For the entries that follow, restate word for word the line containing "(F_nv = 68 ksi)", the line containing "Spacing: pitch 2.125", and every line that lies between them.

(Stored data entries)
☆ ☆ ☆ ☆ ☆
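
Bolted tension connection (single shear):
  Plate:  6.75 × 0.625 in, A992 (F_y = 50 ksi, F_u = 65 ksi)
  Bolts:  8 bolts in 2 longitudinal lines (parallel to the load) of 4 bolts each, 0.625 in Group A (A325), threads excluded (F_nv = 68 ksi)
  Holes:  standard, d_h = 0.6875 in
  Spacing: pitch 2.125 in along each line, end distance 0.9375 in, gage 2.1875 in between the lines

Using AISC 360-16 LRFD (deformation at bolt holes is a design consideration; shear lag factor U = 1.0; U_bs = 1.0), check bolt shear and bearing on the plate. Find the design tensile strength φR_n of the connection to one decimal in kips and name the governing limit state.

Bolt shear: A_b = π(0.625)²/4 = 0.3068 in². φR_n = 0.75 × 68 × 0.3068 × 8 × 1 = 125.2 kips.
Bearing (0.625 in plate, F_u = 65 ksi): end bolts L_c = 0.9375 − 0.6875/2 = 0.59375, R_n = min(1.2×0.59375×0.625×65, 2.4×0.625×0.625×65) = 28.945 kips/bolt; interior L_c = 2.125 − 0.6875 = 1.4375, R_n = 60.938 kips/bolt. φR_n = 0.75 × (2×28.945 + 6×60.938) = 317.6 kips.
Governing: min(125.2, 317.6) = 125.2 kips → bolt shear.

125.2 kips (bolt shear governs)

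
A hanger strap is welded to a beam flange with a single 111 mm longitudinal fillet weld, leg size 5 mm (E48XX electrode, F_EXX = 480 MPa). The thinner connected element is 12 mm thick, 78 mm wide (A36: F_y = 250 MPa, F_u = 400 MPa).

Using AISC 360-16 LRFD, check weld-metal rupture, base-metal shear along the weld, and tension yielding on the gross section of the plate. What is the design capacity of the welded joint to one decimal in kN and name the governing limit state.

84.8 kN (weld metal governs)

Weld metal: throat = 0.707×5 = 3.535 mm, L = 111 mm. φR_n = 0.75 × 0.6 × 480 × 3.535 × 111 = 84.8 kN.
Base metal shear (12 mm plate): yield φR_n = 1.0×0.6×250×12×111 = 199.8 kN; rupture φR_n = 0.75×0.6×400×12×111 = 239.8 kN; take 199.8 kN (yield).
Tension yield (gross): A_g = 78×12 = 936 mm². φR_n = 0.90 × 250 × 936 = 210.6 kN.
Governing: min(84.8, 199.8, 210.6) = 84.8 kN → weld metal.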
☆ ☆ ☆ ☆ ☆
● **Solution to this problem**
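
  Bolts:  8 bolts in 2 longitudinal lines (parallel to the load) of 4 bolts each, 0.625 in Group A (A325), threads excluded (F_nv = 68 ksi)
  Holes:  standard, d_h = 0.6875 in
  Spacing: pitch 2.125 in along each line, end distance 0.9375 in, gage 2.1875 in between the lines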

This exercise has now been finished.